- [TO DO]: What is needed is an exact copy of all the data.

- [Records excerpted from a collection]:
============================================================
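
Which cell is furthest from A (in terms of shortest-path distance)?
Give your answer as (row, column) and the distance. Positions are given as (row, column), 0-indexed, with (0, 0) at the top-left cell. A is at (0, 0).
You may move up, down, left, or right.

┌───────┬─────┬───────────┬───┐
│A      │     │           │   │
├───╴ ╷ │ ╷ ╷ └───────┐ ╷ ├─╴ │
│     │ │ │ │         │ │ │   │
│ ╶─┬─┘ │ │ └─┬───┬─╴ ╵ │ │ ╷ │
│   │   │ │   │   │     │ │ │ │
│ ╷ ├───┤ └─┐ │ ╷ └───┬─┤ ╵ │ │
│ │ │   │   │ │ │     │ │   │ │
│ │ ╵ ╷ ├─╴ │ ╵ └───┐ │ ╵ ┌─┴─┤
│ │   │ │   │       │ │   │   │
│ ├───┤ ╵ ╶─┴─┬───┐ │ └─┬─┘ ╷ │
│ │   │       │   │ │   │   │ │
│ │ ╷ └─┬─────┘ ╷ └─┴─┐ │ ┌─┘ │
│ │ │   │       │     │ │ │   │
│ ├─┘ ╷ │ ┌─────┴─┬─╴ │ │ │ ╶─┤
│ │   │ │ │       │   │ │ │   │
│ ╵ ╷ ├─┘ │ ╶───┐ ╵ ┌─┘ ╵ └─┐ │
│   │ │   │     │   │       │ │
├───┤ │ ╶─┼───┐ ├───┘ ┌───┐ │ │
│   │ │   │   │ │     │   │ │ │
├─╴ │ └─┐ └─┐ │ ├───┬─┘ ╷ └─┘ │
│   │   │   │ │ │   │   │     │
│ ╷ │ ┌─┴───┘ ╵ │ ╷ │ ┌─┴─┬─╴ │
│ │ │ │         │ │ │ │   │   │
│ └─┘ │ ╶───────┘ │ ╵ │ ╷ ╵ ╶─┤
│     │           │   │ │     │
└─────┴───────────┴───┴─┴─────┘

Computing BFS distances from A to all cells:
Furthest cell: (10, 5)
Distance: 109 steps

Path from A to the furthest cell:

┌───────┬─────┬───────────┬───┐
│A → ↓  │↱ ↓  │           │   │
├───╴ ╷ │ ╷ ╷ └───────┐ ╷ ├─╴ │
│↓ ← ↲│ │↑│↓│         │ │ │   │
│ ╶─┬─┘ │ │ └─┬───┬─╴ ╵ │ │ ╷ │
│↳ ↓│   │↑│↳ ↓│↱ ↓│     │ │ │ │
│ ╷ ├───┤ └─┐ │ ╷ └───┬─┤ ╵ │ │
│ │↓│↱ ↓│↑ ↰│↓│↑│↳ → ↓│ │   │ │
│ │ ╵ ╷ ├─╴ │ ╵ └───┐ │ ╵ ┌─┴─┤
│ │↳ ↑│↓│↱ ↑│↳ ↑    │↓│   │↱ ↓│
│ ├───┤ ╵ ╶─┴─┬───┐ │ └─┬─┘ ╷ │
│ │   │↳ ↑    │↓ ↰│ │↳ ↓│↱ ↑│↓│
│ │ ╷ └─┬─────┘ ╷ └─┴─┐ │ ┌─┘ │
│ │ │   │↓ ← ← ↲│↑ ← ↰│↓│↑│↓ ↲│
│ ├─┘ ╷ │ ┌─────┴─┬─╴ │ │ │ ╶─┤
│ │   │ │↓│↱ → → ↓│↱ ↑│↓│↑│↳ ↓│
│ ╵ ╷ ├─┘ │ ╶───┐ ╵ ┌─┘ ╵ └─┐ │
│   │ │↓ ↲│↑ ← ↰│↳ ↑│  ↳ ↑  │↓│
├───┤ │ ╶─┼───┐ ├───┘ ┌───┐ │ │
│   │ │↳ ↓│   │↑│     │↓ ↰│ │↓│
├─╴ │ └─┐ └─┐ │ ├───┬─┘ ╷ └─┘ │
│   │   │↳ B│ │↑│↓ ↰│↓ ↲│↑ ← ↲│
│ ╷ │ ┌─┴───┘ ╵ │ ╷ │ ┌─┴─┬─╴ │
│ │ │ │↱ → → → ↑│↓│↑│↓│   │   │
│ └─┘ │ ╶───────┘ │ ╵ │ ╷ ╵ ╶─┤
│     │↑ ← ← ← ← ↲│↑ ↲│ │     │
└─────┴───────────┴───┴─┴─────┘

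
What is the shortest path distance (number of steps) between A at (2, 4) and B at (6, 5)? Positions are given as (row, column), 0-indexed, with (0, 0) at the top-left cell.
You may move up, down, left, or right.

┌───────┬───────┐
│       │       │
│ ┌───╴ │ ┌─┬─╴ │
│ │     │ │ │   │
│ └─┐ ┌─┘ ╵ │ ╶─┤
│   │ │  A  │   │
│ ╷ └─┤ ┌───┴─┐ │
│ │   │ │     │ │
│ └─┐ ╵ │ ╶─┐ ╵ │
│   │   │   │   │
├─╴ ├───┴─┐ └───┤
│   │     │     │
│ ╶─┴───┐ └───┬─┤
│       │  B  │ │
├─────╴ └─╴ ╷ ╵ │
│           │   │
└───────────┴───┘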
============================================================
- [RESPONSE]:
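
Which cell is furthest from A (in terms of shortest-path distance)?
Give your answer as (row, column) and the distance. Positions are given as (row, column), 0-indexed, with (0, 0) at the top-left cell. A is at (0, 0).
You may move up, down, left, or right.

┌───────┬─────┬───────────┬───┐
│A      │     │           │   │
├───╴ ╷ │ ╷ ╷ └───────┐ ╷ ├─╴ │
│     │ │ │ │         │ │ │   │
│ ╶─┬─┘ │ │ └─┬───┬─╴ ╵ │ │ ╷ │
│   │   │ │   │   │     │ │ │ │
│ ╷ ├───┤ └─┐ │ ╷ └───┬─┤ ╵ │ │
│ │ │   │   │ │ │     │ │   │ │
│ │ ╵ ╷ ├─╴ │ ╵ └───┐ │ ╵ ┌─┴─┤
│ │   │ │   │       │ │   │   │
│ ├───┤ ╵ ╶─┴─┬───┐ │ └─┬─┘ ╷ │
│ │   │       │   │ │   │   │ │
│ │ ╷ └─┬─────┘ ╷ └─┴─┐ │ ┌─┘ │
│ │ │   │       │     │ │ │   │
│ ├─┘ ╷ │ ┌─────┴─┬─╴ │ │ │ ╶─┤
│ │   │ │ │       │   │ │ │   │
│ ╵ ╷ ├─┘ │ ╶───┐ ╵ ┌─┘ ╵ └─┐ │
│   │ │   │     │   │       │ │
├───┤ │ ╶─┼───┐ ├───┘ ┌───┐ │ │
│   │ │   │   │ │     │   │ │ │
├─╴ │ └─┐ └─┐ │ ├───┬─┘ ╷ └─┘ │
│   │   │   │ │ │   │   │     │
│ ╷ │ ┌─┴───┘ ╵ │ ╷ │ ┌─┴─┬─╴ │
│ │ │ │         │ │ │ │   │   │
│ └─┘ │ ╶───────┘ │ ╵ │ ╷ ╵ ╶─┤
│     │           │   │ │     │
└─────┴───────────┴───┴─┴─────┘

Computing BFS distances from A to all cells:
Furthest cell: (10, 5)
Distance: 109 steps

Path from A to the furthest cell:

┌───────┬─────┬───────────┬───┐
│A → ↓  │↱ ↓  │           │   │
├───╴ ╷ │ ╷ ╷ └───────┐ ╷ ├─╴ │
│↓ ← ↲│ │↑│↓│         │ │ │   │
│ ╶─┬─┘ │ │ └─┬───┬─╴ ╵ │ │ ╷ │
│↳ ↓│   │↑│↳ ↓│↱ ↓│     │ │ │ │
│ ╷ ├───┤ └─┐ │ ╷ └───┬─┤ ╵ │ │
│ │↓│↱ ↓│↑ ↰│↓│↑│↳ → ↓│ │   │ │
│ │ ╵ ╷ ├─╴ │ ╵ └───┐ │ ╵ ┌─┴─┤
│ │↳ ↑│↓│↱ ↑│↳ ↑    │↓│   │↱ ↓│
│ ├───┤ ╵ ╶─┴─┬───┐ │ └─┬─┘ ╷ │
│ │   │↳ ↑    │↓ ↰│ │↳ ↓│↱ ↑│↓│
│ │ ╷ └─┬─────┘ ╷ └─┴─┐ │ ┌─┘ │
│ │ │   │↓ ← ← ↲│↑ ← ↰│↓│↑│↓ ↲│
│ ├─┘ ╷ │ ┌─────┴─┬─╴ │ │ │ ╶─┤
│ │   │ │↓│↱ → → ↓│↱ ↑│↓│↑│↳ ↓│
│ ╵ ╷ ├─┘ │ ╶───┐ ╵ ┌─┘ ╵ └─┐ │
│   │ │↓ ↲│↑ ← ↰│↳ ↑│  ↳ ↑  │↓│
├───┤ │ ╶─┼───┐ ├───┘ ┌───┐ │ │
│   │ │↳ ↓│   │↑│     │↓ ↰│ │↓│
├─╴ │ └─┐ └─┐ │ ├───┬─┘ ╷ └─┘ │
│   │   │↳ B│ │↑│↓ ↰│↓ ↲│↑ ← ↲│
│ ╷ │ ┌─┴───┘ ╵ │ ╷ │ ┌─┴─┬─╴ │
│ │ │ │↱ → → → ↑│↓│↑│↓│   │   │
│ └─┘ │ ╶───────┘ │ ╵ │ ╷ ╵ ╶─┤
│     │↑ ← ← ← ← ↲│↑ ↲│ │     │
└─────┴───────────┴───┴─┴─────┘

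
What is the shortest path distance (number of steps) between A at (2, 4) and B at (6, 5)? Positions are given as (row, column), 0-indexed, with (0, 0) at the top-left cell.
You may move up, down, left, or right.

┌───────┬───────┐
│       │       │
│ ┌───╴ │ ┌─┬─╴ │
│ │     │ │ │   │
│ └─┐ ┌─┘ ╵ │ ╶─┤
│   │ │  A  │   │
│ ╷ └─┤ ┌───┴─┐ │
│ │   │ │     │ │
│ └─┐ ╵ │ ╶─┐ ╵ │
│   │   │   │   │
├─╴ ├───┴─┐ └───┤
│   │     │     │
│ ╶─┴───┐ └───┬─┤
│       │  B  │ │
├─────╴ └─╴ ╷ ╵ │
│           │   │
└───────────┴───┘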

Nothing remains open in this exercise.